**Stored items:**
++++++++++++++++++++

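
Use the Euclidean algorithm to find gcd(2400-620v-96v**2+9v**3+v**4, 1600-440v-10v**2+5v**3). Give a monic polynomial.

-80+2v+v**2

By polynomial division,
  v**4+9v**3-96v**2-620v+2400 = ((1/5)v+11/5)(5v**3-10v**2-440v+1600) + (14v**2+28v-1120)
  5v**3-10v**2-440v+1600 = ((5/14)v-10/7)(14v**2+28v-1120) + (0)
Last nonzero remainder: 14v**2+28v-1120. Dividing through by 14 gives the monic gcd v**2+2v-80.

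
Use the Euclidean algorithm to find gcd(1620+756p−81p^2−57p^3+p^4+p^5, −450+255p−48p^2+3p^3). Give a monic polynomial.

30−11p+p^2

Apply the Euclidean algorithm:
  p^5+p^4−57p^3−81p^2+756p+1620 = ((1/3)p^2+(17/3)p+130/3)(3p^3−48p^2+255p−450) + (704p^2−7744p+21120)
  3p^3−48p^2+255p−450 = ((3/704)p−15/704)(704p^2−7744p+21120) + (0)
Last nonzero remainder: 704p^2−7744p+21120. Dividing through by 704 gives the monic gcd p^2−11p+30.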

++++++++++++++++++++

**Work to be completed:** All of the data above is to be given again, word for word.

**Answer below:**
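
Use the Euclidean algorithm to find gcd(2400-620v-96v**2+9v**3+v**4, 1600-440v-10v**2+5v**3). Give a monic polynomial.

-80+2v+v**2

By polynomial division,
  v**4+9v**3-96v**2-620v+2400 = ((1/5)v+11/5)(5v**3-10v**2-440v+1600) + (14v**2+28v-1120)
  5v**3-10v**2-440v+1600 = ((5/14)v-10/7)(14v**2+28v-1120) + (0)
Last nonzero remainder: 14v**2+28v-1120. Dividing through by 14 gives the monic gcd v**2+2v-80.

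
Use the Euclidean algorithm to find gcd(1620+756p−81p^2−57p^3+p^4+p^5, −450+255p−48p^2+3p^3). Give a monic polynomial.

30−11p+p^2

Apply the Euclidean algorithm:
  p^5+p^4−57p^3−81p^2+756p+1620 = ((1/3)p^2+(17/3)p+130/3)(3p^3−48p^2+255p−450) + (704p^2−7744p+21120)
  3p^3−48p^2+255p−450 = ((3/704)p−15/704)(704p^2−7744p+21120) + (0)
Last nonzero remainder: 704p^2−7744p+21120. Dividing through by 704 gives the monic gcd p^2−11p+30.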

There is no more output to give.